Reproduce the whole listing below exactly.

DATA: Begin

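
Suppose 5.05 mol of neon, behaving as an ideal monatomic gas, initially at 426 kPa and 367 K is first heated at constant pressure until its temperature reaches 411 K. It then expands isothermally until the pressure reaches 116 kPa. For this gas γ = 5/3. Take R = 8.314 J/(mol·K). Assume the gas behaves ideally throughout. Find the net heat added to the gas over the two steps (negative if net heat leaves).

V₁ = nRT₁/P₁ = 5.05×8.314×367/426 = 36.2 L.
Step 1 — Isobaric: P stays 426 kPa; V/T = const ⇒ T₂ = 411 K, V₂ = 40.5 L.
W = PΔV = 426×(40.5−36.2) kPa·L = 1850 J.
ΔU = nCvΔT = 5.05×12.5×(411−367) = 2770 J.
Q = ΔU + W = nCpΔT = 4620 J.
State after step 1: P = 426 kPa, V = 40.5 L, T = 411 K.
Step 2 — Isothermal: T stays 411 K; PV = const ⇒ V₂ = 149 L, P₂ = 116 kPa.
ΔU = 0 (ideal gas, T constant).
W = nRT ln(V₂/V₁) = 5.05×8.314×411×ln(3.67) = 22400 J.
Q = ΔU + W = 22400 J.
Net over both steps: W = 24300 J, Q = 27100 J, ΔU = 2770 J.

27100 J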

DATA: End

### RESULT OF THIS TASK
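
Suppose 5.05 mol of neon, behaving as an ideal monatomic gas, initially at 426 kPa and 367 K is first heated at constant pressure until its temperature reaches 411 K. It then expands isothermally until the pressure reaches 116 kPa. For this gas γ = 5/3. Take R = 8.314 J/(mol·K). Assume the gas behaves ideally throughout. Find the net heat added to the gas over the two steps (negative if net heat leaves).

V₁ = nRT₁/P₁ = 5.05×8.314×367/426 = 36.2 L.
Step 1 — Isobaric: P stays 426 kPa; V/T = const ⇒ T₂ = 411 K, V₂ = 40.5 L.
W = PΔV = 426×(40.5−36.2) kPa·L = 1850 J.
ΔU = nCvΔT = 5.05×12.5×(411−367) = 2770 J.
Q = ΔU + W = nCpΔT = 4620 J.
State after step 1: P = 426 kPa, V = 40.5 L, T = 411 K.
Step 2 — Isothermal: T stays 411 K; PV = const ⇒ V₂ = 149 L, P₂ = 116 kPa.
ΔU = 0 (ideal gas, T constant).
W = nRT ln(V₂/V₁) = 5.05×8.314×411×ln(3.67) = 22400 J.
Q = ΔU + W = 22400 J.
Net over both steps: W = 24300 J, Q = 27100 J, ΔU = 2770 J.

27100 J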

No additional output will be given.